(Beginning of Data shown)

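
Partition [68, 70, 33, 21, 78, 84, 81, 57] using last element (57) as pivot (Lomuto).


Pivot: 57
  33 <= 57: swap -> [33, 70, 68, 21, 78, 84, 81, 57]
  21 <= 57: swap -> [33, 21, 68, 70, 78, 84, 81, 57]
Place pivot at 2: [33, 21, 57, 70, 78, 84, 81, 68]

Partitioned: [33, 21, 57, 70, 78, 84, 81, 68]


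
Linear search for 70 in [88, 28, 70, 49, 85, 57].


i=0: 88!=70
i=1: 28!=70
i=2: 70==70 found!

Found at 2, 3 comps


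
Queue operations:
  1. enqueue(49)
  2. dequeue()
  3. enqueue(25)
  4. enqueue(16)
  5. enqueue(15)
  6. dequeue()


enqueue(49) -> [49]
dequeue()->49, []
enqueue(25) -> [25]
enqueue(16) -> [25, 16]
enqueue(15) -> [25, 16, 15]
dequeue()->25, [16, 15]

Final queue: [16, 15]


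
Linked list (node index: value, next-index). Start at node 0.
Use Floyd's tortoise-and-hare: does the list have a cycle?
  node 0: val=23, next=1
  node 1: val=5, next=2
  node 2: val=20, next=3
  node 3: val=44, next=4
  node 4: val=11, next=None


Floyd's tortoise (slow, +1) and hare (fast, +2):
  init: slow=0, fast=0
  step 1: slow=1, fast=2
  step 2: slow=2, fast=4
  step 3: fast -> None, no cycle

Cycle: no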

(End of Data shown)

Among the records above, find the lines where the word "list" appears and copy them.

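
Linked list (node index: value, next-index). Start at node 0.
Use Floyd's tortoise-and-hare: does the list have a cycle?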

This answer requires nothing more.